▶ _What you have to do_: Find the lines of data that contain the string "where", then list them.

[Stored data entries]

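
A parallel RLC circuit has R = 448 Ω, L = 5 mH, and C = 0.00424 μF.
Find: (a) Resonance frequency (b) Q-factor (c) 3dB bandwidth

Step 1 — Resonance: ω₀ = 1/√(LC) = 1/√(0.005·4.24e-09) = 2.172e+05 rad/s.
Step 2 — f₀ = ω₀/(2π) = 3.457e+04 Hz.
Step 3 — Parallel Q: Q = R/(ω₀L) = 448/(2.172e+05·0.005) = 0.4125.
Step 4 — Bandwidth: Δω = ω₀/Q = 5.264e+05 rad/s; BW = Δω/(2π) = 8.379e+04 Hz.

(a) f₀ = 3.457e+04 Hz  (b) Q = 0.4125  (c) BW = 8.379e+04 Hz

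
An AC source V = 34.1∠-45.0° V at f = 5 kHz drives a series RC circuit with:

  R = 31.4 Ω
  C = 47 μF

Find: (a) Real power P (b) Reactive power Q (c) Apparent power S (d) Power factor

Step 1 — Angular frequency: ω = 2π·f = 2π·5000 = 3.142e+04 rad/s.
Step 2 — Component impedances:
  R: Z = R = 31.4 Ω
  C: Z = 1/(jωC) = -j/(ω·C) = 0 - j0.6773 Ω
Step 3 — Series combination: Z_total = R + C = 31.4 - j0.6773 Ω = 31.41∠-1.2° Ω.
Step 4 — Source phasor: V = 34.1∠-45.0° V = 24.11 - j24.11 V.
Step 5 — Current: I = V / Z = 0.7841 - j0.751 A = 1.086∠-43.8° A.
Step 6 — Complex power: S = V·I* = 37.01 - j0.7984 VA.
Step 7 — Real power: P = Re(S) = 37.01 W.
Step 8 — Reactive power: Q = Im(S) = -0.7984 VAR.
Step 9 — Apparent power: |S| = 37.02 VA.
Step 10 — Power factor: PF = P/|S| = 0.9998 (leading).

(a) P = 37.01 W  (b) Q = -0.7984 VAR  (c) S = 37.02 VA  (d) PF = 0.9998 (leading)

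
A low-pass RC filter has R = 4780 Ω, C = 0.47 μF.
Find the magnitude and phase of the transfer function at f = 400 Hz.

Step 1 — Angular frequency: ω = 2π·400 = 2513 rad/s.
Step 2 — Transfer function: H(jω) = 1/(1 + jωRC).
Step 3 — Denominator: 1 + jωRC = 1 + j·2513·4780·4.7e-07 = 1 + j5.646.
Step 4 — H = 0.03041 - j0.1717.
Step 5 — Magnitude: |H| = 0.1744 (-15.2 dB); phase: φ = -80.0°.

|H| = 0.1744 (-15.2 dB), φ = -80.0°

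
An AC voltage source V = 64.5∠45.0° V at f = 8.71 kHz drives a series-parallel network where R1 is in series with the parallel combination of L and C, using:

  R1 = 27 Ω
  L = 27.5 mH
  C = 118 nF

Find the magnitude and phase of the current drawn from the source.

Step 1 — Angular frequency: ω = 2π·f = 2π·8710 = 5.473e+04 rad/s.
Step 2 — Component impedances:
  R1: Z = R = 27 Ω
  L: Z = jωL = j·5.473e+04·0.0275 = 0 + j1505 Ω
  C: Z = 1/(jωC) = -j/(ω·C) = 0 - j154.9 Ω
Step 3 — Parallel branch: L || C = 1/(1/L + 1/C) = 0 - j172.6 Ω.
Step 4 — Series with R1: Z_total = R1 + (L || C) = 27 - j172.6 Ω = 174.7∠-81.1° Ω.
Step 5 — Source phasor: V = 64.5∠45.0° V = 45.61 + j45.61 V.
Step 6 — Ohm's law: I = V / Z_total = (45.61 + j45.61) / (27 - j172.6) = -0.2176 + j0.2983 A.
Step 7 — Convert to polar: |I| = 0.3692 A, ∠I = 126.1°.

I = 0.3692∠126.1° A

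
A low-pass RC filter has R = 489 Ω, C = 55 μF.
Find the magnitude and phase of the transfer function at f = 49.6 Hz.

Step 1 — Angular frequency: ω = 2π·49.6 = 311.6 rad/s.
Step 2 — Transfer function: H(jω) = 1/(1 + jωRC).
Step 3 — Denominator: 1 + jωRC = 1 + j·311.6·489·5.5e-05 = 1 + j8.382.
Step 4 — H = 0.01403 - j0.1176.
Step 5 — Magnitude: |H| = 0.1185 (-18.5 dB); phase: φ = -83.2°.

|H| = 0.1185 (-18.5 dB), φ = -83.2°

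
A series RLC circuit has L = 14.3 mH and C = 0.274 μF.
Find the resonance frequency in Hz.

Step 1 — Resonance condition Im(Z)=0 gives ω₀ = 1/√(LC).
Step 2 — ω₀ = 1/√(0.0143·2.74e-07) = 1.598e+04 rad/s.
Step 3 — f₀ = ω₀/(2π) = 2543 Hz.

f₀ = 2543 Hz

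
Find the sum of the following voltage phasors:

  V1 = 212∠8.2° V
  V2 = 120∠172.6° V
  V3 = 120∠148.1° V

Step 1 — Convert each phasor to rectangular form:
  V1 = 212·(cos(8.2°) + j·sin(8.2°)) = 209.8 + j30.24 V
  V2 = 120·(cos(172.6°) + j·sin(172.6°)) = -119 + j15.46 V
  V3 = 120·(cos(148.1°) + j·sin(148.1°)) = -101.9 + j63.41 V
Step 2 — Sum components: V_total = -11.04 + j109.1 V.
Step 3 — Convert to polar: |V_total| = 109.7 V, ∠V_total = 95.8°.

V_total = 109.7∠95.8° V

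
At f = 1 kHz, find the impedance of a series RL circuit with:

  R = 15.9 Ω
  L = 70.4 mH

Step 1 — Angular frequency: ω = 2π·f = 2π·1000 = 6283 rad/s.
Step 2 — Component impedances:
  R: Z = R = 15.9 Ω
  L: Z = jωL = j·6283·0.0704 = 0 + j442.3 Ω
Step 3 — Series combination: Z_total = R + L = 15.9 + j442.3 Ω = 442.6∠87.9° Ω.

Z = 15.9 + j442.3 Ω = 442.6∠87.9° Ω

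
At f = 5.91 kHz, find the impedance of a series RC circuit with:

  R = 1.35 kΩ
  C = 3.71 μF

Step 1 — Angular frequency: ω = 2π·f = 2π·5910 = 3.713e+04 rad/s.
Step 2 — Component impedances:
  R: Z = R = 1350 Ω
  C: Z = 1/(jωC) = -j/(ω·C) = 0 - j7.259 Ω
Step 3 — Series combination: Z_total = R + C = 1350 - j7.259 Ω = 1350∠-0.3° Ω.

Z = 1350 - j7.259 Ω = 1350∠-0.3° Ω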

==

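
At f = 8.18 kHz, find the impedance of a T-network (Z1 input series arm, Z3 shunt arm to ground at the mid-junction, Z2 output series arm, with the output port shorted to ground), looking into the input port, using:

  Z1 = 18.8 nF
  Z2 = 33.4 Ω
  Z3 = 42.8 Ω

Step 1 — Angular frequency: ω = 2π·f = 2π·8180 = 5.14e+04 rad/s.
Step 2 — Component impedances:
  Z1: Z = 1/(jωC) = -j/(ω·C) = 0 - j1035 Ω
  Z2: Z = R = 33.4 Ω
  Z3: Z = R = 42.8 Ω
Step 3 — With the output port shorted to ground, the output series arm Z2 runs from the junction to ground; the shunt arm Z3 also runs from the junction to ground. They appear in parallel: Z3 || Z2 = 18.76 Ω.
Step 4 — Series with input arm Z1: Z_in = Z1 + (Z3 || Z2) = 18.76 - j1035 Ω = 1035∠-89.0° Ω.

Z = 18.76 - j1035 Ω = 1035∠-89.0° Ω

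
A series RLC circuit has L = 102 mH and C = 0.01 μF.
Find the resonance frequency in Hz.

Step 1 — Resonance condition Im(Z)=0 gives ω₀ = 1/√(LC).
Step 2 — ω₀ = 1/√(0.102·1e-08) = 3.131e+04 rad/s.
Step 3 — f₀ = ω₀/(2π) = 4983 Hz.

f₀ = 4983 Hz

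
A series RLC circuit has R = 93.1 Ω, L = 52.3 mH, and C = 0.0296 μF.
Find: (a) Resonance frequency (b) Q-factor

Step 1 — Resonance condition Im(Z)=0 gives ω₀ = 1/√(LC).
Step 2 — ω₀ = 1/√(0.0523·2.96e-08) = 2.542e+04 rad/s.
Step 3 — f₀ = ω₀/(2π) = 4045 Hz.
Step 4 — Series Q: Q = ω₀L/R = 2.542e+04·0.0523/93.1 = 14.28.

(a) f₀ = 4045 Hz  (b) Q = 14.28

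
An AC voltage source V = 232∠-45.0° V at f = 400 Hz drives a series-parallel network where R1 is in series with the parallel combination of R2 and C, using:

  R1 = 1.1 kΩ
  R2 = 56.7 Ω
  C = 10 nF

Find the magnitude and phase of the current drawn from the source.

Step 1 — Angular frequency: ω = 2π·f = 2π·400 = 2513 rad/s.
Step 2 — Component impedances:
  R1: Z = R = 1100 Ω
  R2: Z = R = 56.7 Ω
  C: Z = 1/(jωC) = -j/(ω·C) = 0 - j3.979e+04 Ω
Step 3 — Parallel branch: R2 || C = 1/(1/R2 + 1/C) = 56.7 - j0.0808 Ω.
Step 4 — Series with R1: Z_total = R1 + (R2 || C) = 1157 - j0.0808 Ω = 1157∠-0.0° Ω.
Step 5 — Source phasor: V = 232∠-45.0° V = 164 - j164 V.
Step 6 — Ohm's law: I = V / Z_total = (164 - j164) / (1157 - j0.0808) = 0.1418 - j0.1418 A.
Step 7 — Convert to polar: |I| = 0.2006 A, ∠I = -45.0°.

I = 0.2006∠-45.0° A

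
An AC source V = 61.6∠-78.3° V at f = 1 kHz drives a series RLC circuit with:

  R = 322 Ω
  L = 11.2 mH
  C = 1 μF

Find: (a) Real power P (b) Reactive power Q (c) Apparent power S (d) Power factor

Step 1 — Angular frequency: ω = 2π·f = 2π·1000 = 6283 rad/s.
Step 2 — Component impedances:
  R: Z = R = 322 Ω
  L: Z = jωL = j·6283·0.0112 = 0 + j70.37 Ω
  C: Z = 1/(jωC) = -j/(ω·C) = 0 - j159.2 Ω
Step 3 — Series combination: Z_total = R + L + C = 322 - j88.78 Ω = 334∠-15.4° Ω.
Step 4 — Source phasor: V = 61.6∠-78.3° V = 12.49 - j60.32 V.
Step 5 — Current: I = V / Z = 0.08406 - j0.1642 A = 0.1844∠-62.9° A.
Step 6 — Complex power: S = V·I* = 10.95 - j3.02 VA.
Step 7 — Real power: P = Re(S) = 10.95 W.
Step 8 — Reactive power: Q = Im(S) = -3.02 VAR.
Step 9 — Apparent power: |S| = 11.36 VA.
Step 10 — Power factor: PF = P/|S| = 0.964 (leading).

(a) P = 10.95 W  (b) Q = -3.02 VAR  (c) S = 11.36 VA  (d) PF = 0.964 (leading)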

▶ _Problem solution_:
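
An AC voltage source V = 64.5∠45.0° V at f = 8.71 kHz drives a series-parallel network where R1 is in series with the parallel combination of L and C, using:
An AC voltage source V = 232∠-45.0° V at f = 400 Hz drives a series-parallel network where R1 is in series with the parallel combination of R2 and C, using: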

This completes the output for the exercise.